*** RECORDS ***

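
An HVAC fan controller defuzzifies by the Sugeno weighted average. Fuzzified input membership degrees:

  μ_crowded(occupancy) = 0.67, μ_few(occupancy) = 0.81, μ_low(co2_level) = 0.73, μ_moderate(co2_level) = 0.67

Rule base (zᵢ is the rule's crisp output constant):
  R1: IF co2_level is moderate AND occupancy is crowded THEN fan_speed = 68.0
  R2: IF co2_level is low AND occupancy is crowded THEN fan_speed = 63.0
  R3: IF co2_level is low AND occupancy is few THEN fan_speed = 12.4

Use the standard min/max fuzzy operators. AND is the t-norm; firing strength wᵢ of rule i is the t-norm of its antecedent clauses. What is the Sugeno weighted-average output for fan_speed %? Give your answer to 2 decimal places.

R1 (z=68.0): moderate=0.67, crowded=0.67; AND[min(a, b)] → w = 0.67
R2 (z=63.0): low=0.73, crowded=0.67; AND[min(a, b)] → w = 0.67
R3 (z=12.4): low=0.73, few=0.81; AND[min(a, b)] → w = 0.73
Weighted average = (0.67·68.0 + 0.67·63.0 + 0.73·12.4) / (0.67 + 0.67 + 0.73)
  = 96.8220 / 2.0700 = 46.77

46.77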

***

= WORK TO BE COMPLETED =
Repeat the listing above in full, word for word.

= RESULT OF THIS TASK =
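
An HVAC fan controller defuzzifies by the Sugeno weighted average. Fuzzified input membership degrees:

  μ_crowded(occupancy) = 0.67, μ_few(occupancy) = 0.81, μ_low(co2_level) = 0.73, μ_moderate(co2_level) = 0.67

Rule base (zᵢ is the rule's crisp output constant):
  R1: IF co2_level is moderate AND occupancy is crowded THEN fan_speed = 68.0
  R2: IF co2_level is low AND occupancy is crowded THEN fan_speed = 63.0
  R3: IF co2_level is low AND occupancy is few THEN fan_speed = 12.4

Use the standard min/max fuzzy operators. AND is the t-norm; firing strength wᵢ of rule i is the t-norm of its antecedent clauses. What is the Sugeno weighted-average output for fan_speed %? Give your answer to 2 decimal places.

R1 (z=68.0): moderate=0.67, crowded=0.67; AND[min(a, b)] → w = 0.67
R2 (z=63.0): low=0.73, crowded=0.67; AND[min(a, b)] → w = 0.67
R3 (z=12.4): low=0.73, few=0.81; AND[min(a, b)] → w = 0.73
Weighted average = (0.67·68.0 + 0.67·63.0 + 0.73·12.4) / (0.67 + 0.67 + 0.73)
  = 96.8220 / 2.0700 = 46.77

46.77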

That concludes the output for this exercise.